Return exactly, and only, the lines from the line containing "In an arson" through the final line of the records below, both included.

(Saved data entries)
########################################

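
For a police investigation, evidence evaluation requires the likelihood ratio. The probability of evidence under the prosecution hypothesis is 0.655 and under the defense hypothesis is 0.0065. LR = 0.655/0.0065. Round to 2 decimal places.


Likelihood ratio calculation:
LR = P(E|Hp) / P(E|Hd)
LR = 0.655 / 0.0065
LR = 100.77

100.77


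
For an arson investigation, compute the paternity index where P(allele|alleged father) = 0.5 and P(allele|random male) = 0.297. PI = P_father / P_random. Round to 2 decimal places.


Paternity Index calculation:
PI = P(allele|father) / P(allele|random)
PI = 0.5 / 0.297
PI = 1.68

1.68


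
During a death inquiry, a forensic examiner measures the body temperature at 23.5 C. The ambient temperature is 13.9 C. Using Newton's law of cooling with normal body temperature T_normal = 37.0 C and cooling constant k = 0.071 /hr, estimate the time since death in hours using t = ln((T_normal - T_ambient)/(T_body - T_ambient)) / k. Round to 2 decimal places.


Using Newton's law of cooling:
t = ln((T_normal - T_ambient) / (T_body - T_ambient)) / k
T_normal - T_ambient = 23.1
T_body - T_ambient = 9.6
Ratio = 2.40625
ln(ratio) = 0.87807
t = 0.87807 / 0.071 = 12.37 hours

12.37


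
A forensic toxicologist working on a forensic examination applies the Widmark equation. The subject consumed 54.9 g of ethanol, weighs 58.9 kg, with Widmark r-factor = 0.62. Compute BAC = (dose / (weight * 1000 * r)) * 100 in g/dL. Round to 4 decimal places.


Applying the Widmark formula:
BAC = (dose_g / (body_wt * 1000 * r)) * 100
Denominator = 58.9 * 1000 * 0.62 = 36518
BAC = (54.9 / 36518) * 100
BAC = 0.1503 g/dL

0.1503


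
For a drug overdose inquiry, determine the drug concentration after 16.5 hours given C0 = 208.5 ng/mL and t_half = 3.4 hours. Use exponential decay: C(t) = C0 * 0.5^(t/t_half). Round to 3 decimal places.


Drug concentration decay:
Number of half-lives = t / t_half = 16.5 / 3.4 = 4.852941
Decay factor = 0.5^4.852941 = 0.03460343
C(t) = 208.5 * 0.03460343 = 7.215 ng/mL

7.215


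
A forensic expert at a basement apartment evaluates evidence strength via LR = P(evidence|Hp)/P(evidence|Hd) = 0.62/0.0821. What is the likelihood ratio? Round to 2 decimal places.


Likelihood ratio calculation:
LR = P(E|Hp) / P(E|Hd)
LR = 0.62 / 0.0821
LR = 7.55

7.55


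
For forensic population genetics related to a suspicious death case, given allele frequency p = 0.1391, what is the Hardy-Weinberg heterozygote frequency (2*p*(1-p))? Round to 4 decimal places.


Hardy-Weinberg heterozygote frequency:
q = 1 - p = 1 - 0.1391 = 0.8609
2pq = 2 * 0.1391 * 0.8609 = 0.2395

0.2395


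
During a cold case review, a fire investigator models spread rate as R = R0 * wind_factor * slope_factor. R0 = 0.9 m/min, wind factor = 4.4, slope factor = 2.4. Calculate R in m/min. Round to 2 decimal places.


Fire spread rate calculation:
R = R0 * wind_factor * slope_factor
= 0.9 * 4.4 * 2.4
= 3.96 * 2.4
= 9.50 m/min

9.50


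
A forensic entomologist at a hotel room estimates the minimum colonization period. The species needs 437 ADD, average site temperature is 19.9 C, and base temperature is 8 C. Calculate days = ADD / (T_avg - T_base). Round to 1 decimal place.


Insect development time:
Effective temperature = avg_temp - T_base = 19.9 - 8 = 11.9 C
Days = ADD / effective_temp = 437 / 11.9 = 36.7 days

36.7


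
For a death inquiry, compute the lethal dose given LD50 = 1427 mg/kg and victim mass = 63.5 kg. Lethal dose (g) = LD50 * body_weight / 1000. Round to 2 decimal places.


Lethal dose calculation:
Lethal dose = LD50 * body_weight / 1000
= 1427 * 63.5 / 1000
= 90614.5 / 1000
= 90.61 g

90.61


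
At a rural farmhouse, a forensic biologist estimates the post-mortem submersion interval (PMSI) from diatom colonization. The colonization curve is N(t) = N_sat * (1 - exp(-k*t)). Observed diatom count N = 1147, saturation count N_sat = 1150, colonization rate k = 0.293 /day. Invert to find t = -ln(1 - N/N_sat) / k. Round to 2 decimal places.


PMSI from diatom colonization curve:
N / N_sat = 1147 / 1150 = 0.997391
1 - N/N_sat = 0.002609
ln(1 - N/N_sat) = -5.948788
t = -ln(1 - N/N_sat) / k = -(-5.948788) / 0.293 = 20.30 days

20.30


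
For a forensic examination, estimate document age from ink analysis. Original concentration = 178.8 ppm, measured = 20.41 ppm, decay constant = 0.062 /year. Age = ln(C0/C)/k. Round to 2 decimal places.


Document age estimation:
C0/C = 178.8 / 20.41 = 8.760412
ln(C0/C) = 2.170243
t = 2.170243 / 0.062 = 35.00 years

35.00


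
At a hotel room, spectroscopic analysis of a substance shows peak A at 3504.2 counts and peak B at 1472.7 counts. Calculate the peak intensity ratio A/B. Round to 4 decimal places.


Spectral peak ratio:
Peak A = 3504.2 counts
Peak B = 1472.7 counts
Ratio = 3504.2 / 1472.7 = 2.3794

2.3794


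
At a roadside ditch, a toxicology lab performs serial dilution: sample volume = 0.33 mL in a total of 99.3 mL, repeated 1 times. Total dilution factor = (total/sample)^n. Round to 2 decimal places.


Dilution factor calculation:
Single dilution = V_total / V_sample = 99.3 / 0.33 ≈ 300.909091
Number of dilutions = 1
Total DF = (99.3 / 0.33)^1 (full precision, rounded at the end) = 300.91

300.91


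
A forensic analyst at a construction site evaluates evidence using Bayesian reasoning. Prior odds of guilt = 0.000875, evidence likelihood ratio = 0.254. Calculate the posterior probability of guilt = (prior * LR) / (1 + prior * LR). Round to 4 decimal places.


Bayesian evidence evaluation:
Posterior odds = prior_odds * LR = 0.000875 * 0.254 = 0.00022225
Posterior probability = posterior_odds / (1 + posterior_odds)
= 0.00022225 / (1 + 0.00022225)
= 0.00022225 / 1.00022225
= 0.0002

0.0002


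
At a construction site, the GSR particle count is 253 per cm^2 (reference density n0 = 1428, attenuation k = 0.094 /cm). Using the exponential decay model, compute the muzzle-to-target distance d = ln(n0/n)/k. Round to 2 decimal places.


GSR distance calculation:
n0/n = 1428 / 253 = 5.644269
ln(n0/n) = 1.730641
d = 1.730641 / 0.094 = 18.41 cm

18.41


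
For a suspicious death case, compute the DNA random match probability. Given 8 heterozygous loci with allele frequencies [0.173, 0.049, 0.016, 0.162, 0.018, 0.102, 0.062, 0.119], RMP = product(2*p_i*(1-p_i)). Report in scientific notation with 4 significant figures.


Computing RMP for 8 loci:
Locus 1: 2 * 0.173 * 0.827 = 0.286142
Locus 2: 2 * 0.049 * 0.951 = 0.093198
Locus 3: 2 * 0.016 * 0.984 = 0.031488
Locus 4: 2 * 0.162 * 0.838 = 0.271512
Locus 5: 2 * 0.018 * 0.982 = 0.035352
Locus 6: 2 * 0.102 * 0.898 = 0.183192
Locus 7: 2 * 0.062 * 0.938 = 0.116312
Locus 8: 2 * 0.119 * 0.881 = 0.209678
RMP = 3.601e-08

3.601e-08


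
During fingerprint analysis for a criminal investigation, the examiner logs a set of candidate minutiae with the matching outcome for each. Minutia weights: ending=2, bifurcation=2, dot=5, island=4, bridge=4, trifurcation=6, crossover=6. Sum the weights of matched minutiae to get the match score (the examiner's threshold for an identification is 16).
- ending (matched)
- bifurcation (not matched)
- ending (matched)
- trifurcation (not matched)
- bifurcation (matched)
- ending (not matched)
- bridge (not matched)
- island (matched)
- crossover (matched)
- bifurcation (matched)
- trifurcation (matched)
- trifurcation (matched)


Weighted minutiae match score:
  ending: matched, +2 (running total 2)
  bifurcation: not matched, +0
  ending: matched, +2 (running total 4)
  trifurcation: not matched, +0
  bifurcation: matched, +2 (running total 6)
  ending: not matched, +0
  bridge: not matched, +0
  island: matched, +4 (running total 10)
  crossover: matched, +6 (running total 16)
  bifurcation: matched, +2 (running total 18)
  trifurcation: matched, +6 (running total 24)
  trifurcation: matched, +6 (running total 30)
Total score = 30
Threshold = 16; verdict = identification

30


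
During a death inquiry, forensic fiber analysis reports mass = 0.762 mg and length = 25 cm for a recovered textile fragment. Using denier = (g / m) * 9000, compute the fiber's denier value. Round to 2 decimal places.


Denier calculation:
Mass in grams = 0.762 mg / 1000 = 0.000762 g
Length in meters = 25 cm / 100 = 0.25 m
Linear density = mass / length = 0.000762 / 0.25 = 0.003048 g/m
Denier = (g/m) * 9000 = 0.003048 * 9000 = 27.43

27.43


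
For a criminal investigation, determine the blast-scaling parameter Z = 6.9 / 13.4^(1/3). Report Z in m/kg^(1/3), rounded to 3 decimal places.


Scaled distance calculation:
W^(1/3) = 13.4^(1/3) = 2.375208
Z = R / W^(1/3) = 6.9 / 2.375208
Z = 2.905 m/kg^(1/3)

2.905


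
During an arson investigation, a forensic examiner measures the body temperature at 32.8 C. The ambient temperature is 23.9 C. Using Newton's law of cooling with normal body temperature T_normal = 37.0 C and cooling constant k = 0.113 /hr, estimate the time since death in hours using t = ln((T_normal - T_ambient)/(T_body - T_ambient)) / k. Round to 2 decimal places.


Using Newton's law of cooling:
t = ln((T_normal - T_ambient) / (T_body - T_ambient)) / k
T_normal - T_ambient = 13.1
T_body - T_ambient = 8.9
Ratio = 1.47191
ln(ratio) = 0.386561
t = 0.386561 / 0.113 = 3.42 hours

3.42


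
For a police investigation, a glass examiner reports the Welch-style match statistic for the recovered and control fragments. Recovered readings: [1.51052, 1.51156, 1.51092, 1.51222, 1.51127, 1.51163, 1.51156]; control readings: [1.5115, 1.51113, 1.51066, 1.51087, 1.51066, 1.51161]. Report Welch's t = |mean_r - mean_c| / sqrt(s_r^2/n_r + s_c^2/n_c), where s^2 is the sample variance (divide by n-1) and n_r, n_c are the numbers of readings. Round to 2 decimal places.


Welch's t-criterion for glass RI comparison:
Recovered mean = sum / n_r = 10.57968 / 7 = 1.5113829
Control mean = sum / n_c = 9.06643 / 6 = 1.5110717
Recovered sample variance s_r^2 = 2.99357e-07
Control sample variance s_c^2 = 1.71257e-07
Welch SE (unpooled) = sqrt(s_r^2/n_r + s_c^2/n_c) = sqrt(4.27653e-08 + 2.85428e-08) = sqrt(7.13081e-08) = 0.000267036
|mean_r - mean_c| = 0.00031119
t = 0.00031119 / 0.000267036 = 1.17

1.17


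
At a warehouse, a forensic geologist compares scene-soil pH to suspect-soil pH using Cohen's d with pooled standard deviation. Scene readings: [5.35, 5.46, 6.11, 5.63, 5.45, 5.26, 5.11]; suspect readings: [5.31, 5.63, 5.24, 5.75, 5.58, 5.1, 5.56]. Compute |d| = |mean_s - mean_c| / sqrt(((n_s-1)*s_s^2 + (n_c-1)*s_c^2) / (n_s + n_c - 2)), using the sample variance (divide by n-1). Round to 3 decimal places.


Pooled-variance Cohen's d for soil pH comparison:
Scene mean = 38.37 / 7 = 5.481429
Suspect mean = 38.17 / 7 = 5.452857
Scene sample variance s_s^2 = 0.103814
Suspect sample variance s_c^2 = 0.056257
Pooled variance = ((n_s-1)*s_s^2 + (n_c-1)*s_c^2) / (n_s + n_c - 2) = 0.080036
Pooled SD = sqrt(0.080036) = 0.282906
Mean difference = 0.028571
|d| = |0.028571| / 0.282906 = 0.101

0.101


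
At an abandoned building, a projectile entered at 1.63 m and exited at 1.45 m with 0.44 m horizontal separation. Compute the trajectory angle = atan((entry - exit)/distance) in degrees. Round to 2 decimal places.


Bullet trajectory angle:
Height difference = 1.63 - 1.45 = 0.18 m
angle = atan(0.18 / 0.44)
angle = atan(0.409091)
angle = 22.25 degrees

22.25


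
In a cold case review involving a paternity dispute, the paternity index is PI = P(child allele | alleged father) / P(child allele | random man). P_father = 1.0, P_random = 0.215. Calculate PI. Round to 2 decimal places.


Paternity Index calculation:
PI = P(allele|father) / P(allele|random)
PI = 1.0 / 0.215
PI = 4.65

4.65


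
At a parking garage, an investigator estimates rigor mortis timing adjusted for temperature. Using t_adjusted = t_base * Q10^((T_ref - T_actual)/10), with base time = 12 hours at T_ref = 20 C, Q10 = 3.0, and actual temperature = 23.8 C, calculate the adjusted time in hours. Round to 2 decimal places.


Rigor mortis time adjustment:
Exponent = (T_ref - T_actual) / 10 = (20 - 23.8) / 10 = -0.38
Q10 factor = 3.0^-0.38 = 0.65871
t_adjusted = 12 * 0.65871 = 7.90 hours

7.90


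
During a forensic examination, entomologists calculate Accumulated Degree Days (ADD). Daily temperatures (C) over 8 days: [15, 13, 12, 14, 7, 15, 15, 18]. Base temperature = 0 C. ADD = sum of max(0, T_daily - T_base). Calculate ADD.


Computing ADD day by day:
Day 1: max(0, 15 - 0) = 15
Day 2: max(0, 13 - 0) = 13
Day 3: max(0, 12 - 0) = 12
Day 4: max(0, 14 - 0) = 14
Day 5: max(0, 7 - 0) = 7
Day 6: max(0, 15 - 0) = 15
Day 7: max(0, 15 - 0) = 15
Day 8: max(0, 18 - 0) = 18
Total ADD = 109

109


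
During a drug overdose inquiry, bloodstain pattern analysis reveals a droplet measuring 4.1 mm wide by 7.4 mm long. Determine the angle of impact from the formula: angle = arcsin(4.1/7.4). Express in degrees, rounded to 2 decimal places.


Blood spatter impact angle calculation:
width / length = 4.1 / 7.4 = 0.554054
angle = arcsin(0.554054)
angle = 33.65 degrees

33.65


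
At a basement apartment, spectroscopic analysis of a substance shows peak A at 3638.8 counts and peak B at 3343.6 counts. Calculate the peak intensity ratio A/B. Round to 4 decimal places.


Spectral peak ratio:
Peak A = 3638.8 counts
Peak B = 3343.6 counts
Ratio = 3638.8 / 3343.6 = 1.0883

1.0883


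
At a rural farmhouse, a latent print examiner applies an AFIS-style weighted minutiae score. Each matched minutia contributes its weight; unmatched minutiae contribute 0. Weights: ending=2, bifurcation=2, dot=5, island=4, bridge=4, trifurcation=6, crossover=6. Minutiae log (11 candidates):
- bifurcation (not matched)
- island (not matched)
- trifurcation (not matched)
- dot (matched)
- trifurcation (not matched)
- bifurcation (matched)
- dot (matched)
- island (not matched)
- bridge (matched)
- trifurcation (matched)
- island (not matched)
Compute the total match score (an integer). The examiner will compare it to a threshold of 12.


Weighted minutiae match score:
  bifurcation: not matched, +0
  island: not matched, +0
  trifurcation: not matched, +0
  dot: matched, +5 (running total 5)
  trifurcation: not matched, +0
  bifurcation: matched, +2 (running total 7)
  dot: matched, +5 (running total 12)
  island: not matched, +0
  bridge: matched, +4 (running total 16)
  trifurcation: matched, +6 (running total 22)
  island: not matched, +0
Total score = 22
Threshold = 12; verdict = identification

22


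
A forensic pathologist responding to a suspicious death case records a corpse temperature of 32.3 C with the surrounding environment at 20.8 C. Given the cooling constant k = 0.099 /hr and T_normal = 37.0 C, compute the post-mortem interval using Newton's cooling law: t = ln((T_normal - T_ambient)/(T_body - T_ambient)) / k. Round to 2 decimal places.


Using Newton's law of cooling:
t = ln((T_normal - T_ambient) / (T_body - T_ambient)) / k
T_normal - T_ambient = 16.2
T_body - T_ambient = 11.5
Ratio = 1.408696
ln(ratio) = 0.342664
t = 0.342664 / 0.099 = 3.46 hours

3.46


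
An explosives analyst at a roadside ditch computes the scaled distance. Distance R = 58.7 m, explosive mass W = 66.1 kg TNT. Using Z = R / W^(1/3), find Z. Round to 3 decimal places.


Scaled distance calculation:
W^(1/3) = 66.1^(1/3) = 4.04328
Z = R / W^(1/3) = 58.7 / 4.04328
Z = 14.518 m/kg^(1/3)

14.518


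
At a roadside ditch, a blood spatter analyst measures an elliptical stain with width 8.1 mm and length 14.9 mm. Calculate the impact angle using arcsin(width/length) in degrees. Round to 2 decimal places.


Blood spatter impact angle calculation:
width / length = 8.1 / 14.9 = 0.543624
angle = arcsin(0.543624)
angle = 32.93 degrees

32.93


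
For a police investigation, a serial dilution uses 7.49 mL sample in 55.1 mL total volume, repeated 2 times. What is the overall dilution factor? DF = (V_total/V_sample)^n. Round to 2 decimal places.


Dilution factor calculation:
Single dilution = V_total / V_sample = 55.1 / 7.49 ≈ 7.356475
Number of dilutions = 2
Total DF = (55.1 / 7.49)^2 (full precision, rounded at the end) = 54.12

54.12


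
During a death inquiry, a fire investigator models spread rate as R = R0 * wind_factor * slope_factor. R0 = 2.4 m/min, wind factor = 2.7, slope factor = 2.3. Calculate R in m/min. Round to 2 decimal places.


Fire spread rate calculation:
R = R0 * wind_factor * slope_factor
= 2.4 * 2.7 * 2.3
= 6.48 * 2.3
= 14.90 m/min

14.90


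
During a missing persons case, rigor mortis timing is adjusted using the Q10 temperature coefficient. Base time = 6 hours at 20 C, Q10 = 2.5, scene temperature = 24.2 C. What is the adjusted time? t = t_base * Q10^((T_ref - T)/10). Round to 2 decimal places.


Rigor mortis time adjustment:
Exponent = (T_ref - T_actual) / 10 = (20 - 24.2) / 10 = -0.42
Q10 factor = 2.5^-0.42 = 0.68056
t_adjusted = 6 * 0.68056 = 4.08 hours

4.08


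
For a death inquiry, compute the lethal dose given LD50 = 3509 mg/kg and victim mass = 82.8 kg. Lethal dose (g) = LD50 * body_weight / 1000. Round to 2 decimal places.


Lethal dose calculation:
Lethal dose = LD50 * body_weight / 1000
= 3509 * 82.8 / 1000
= 290545.2 / 1000
= 290.55 g

290.55


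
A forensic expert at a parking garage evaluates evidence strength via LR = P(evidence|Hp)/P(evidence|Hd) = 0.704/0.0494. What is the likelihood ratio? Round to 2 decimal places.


Likelihood ratio calculation:
LR = P(E|Hp) / P(E|Hd)
LR = 0.704 / 0.0494
LR = 14.25

14.25


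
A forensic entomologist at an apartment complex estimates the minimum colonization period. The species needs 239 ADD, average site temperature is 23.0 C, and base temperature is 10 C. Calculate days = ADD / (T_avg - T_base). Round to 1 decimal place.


Insect development time:
Effective temperature = avg_temp - T_base = 23.0 - 10 = 13.0 C
Days = ADD / effective_temp = 239 / 13.0 = 18.4 days

18.4


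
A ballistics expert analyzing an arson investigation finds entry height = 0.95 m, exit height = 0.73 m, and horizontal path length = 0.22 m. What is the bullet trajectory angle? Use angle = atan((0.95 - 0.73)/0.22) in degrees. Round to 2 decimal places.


Bullet trajectory angle:
Height difference = 0.95 - 0.73 = 0.22 m
angle = atan(0.22 / 0.22)
angle = atan(1)
angle = 45.00 degrees

45.00


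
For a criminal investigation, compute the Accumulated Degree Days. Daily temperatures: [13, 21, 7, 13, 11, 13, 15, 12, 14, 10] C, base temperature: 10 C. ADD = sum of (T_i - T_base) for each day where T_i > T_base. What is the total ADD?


Computing ADD day by day:
Day 1: max(0, 13 - 10) = 3
Day 2: max(0, 21 - 10) = 11
Day 3: max(0, 7 - 10) = 0
Day 4: max(0, 13 - 10) = 3
Day 5: max(0, 11 - 10) = 1
Day 6: max(0, 13 - 10) = 3
Day 7: max(0, 15 - 10) = 5
Day 8: max(0, 12 - 10) = 2
Day 9: max(0, 14 - 10) = 4
Day 10: max(0, 10 - 10) = 0
Total ADD = 32

32


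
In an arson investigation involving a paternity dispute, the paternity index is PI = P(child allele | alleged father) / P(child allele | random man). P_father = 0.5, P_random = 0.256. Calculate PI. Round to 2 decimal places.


Paternity Index calculation:
PI = P(allele|father) / P(allele|random)
PI = 0.5 / 0.256
PI = 1.95

1.95


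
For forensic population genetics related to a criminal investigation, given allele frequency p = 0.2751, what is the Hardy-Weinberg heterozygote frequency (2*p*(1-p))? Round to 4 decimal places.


Hardy-Weinberg heterozygote frequency:
q = 1 - p = 1 - 0.2751 = 0.7249
2pq = 2 * 0.2751 * 0.7249 = 0.3988

0.3988


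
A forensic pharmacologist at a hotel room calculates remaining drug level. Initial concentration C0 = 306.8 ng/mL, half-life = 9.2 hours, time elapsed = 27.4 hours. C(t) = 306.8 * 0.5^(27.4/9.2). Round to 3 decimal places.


Drug concentration decay:
Number of half-lives = t / t_half = 27.4 / 9.2 = 2.978261
Decay factor = 0.5^2.978261 = 0.1268978
C(t) = 306.8 * 0.1268978 = 38.932 ng/mL

38.932


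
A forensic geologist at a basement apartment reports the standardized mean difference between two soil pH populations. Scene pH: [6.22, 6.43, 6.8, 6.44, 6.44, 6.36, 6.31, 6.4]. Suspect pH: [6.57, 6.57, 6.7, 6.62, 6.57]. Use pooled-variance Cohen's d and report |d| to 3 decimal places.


Pooled-variance Cohen's d for soil pH comparison:
Scene mean = 51.4 / 8 = 6.425
Suspect mean = 33.03 / 5 = 6.606
Scene sample variance s_s^2 = 0.028743
Suspect sample variance s_c^2 = 0.00323
Pooled variance = ((n_s-1)*s_s^2 + (n_c-1)*s_c^2) / (n_s + n_c - 2) = 0.019465
Pooled SD = sqrt(0.019465) = 0.139517
Mean difference = -0.181
|d| = |-0.181| / 0.139517 = 1.297

1.297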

########################################

## Answer for this exercise
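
In an arson investigation involving a paternity dispute, the paternity index is PI = P(child allele | alleged father) / P(child allele | random man). P_father = 0.5, P_random = 0.256. Calculate PI. Round to 2 decimal places.


Paternity Index calculation:
PI = P(allele|father) / P(allele|random)
PI = 0.5 / 0.256
PI = 1.95

1.95


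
For forensic population genetics related to a criminal investigation, given allele frequency p = 0.2751, what is the Hardy-Weinberg heterozygote frequency (2*p*(1-p))? Round to 4 decimal places.


Hardy-Weinberg heterozygote frequency:
q = 1 - p = 1 - 0.2751 = 0.7249
2pq = 2 * 0.2751 * 0.7249 = 0.3988

0.3988


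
A forensic pharmacologist at a hotel room calculates remaining drug level. Initial concentration C0 = 306.8 ng/mL, half-life = 9.2 hours, time elapsed = 27.4 hours. C(t) = 306.8 * 0.5^(27.4/9.2). Round to 3 decimal places.


Drug concentration decay:
Number of half-lives = t / t_half = 27.4 / 9.2 = 2.978261
Decay factor = 0.5^2.978261 = 0.1268978
C(t) = 306.8 * 0.1268978 = 38.932 ng/mL

38.932


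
A forensic geologist at a basement apartment reports the standardized mean difference between two soil pH populations. Scene pH: [6.22, 6.43, 6.8, 6.44, 6.44, 6.36, 6.31, 6.4]. Suspect pH: [6.57, 6.57, 6.7, 6.62, 6.57]. Use pooled-variance Cohen's d and report |d| to 3 decimal places.


Pooled-variance Cohen's d for soil pH comparison:
Scene mean = 51.4 / 8 = 6.425
Suspect mean = 33.03 / 5 = 6.606
Scene sample variance s_s^2 = 0.028743
Suspect sample variance s_c^2 = 0.00323
Pooled variance = ((n_s-1)*s_s^2 + (n_c-1)*s_c^2) / (n_s + n_c - 2) = 0.019465
Pooled SD = sqrt(0.019465) = 0.139517
Mean difference = -0.181
|d| = |-0.181| / 0.139517 = 1.297

1.297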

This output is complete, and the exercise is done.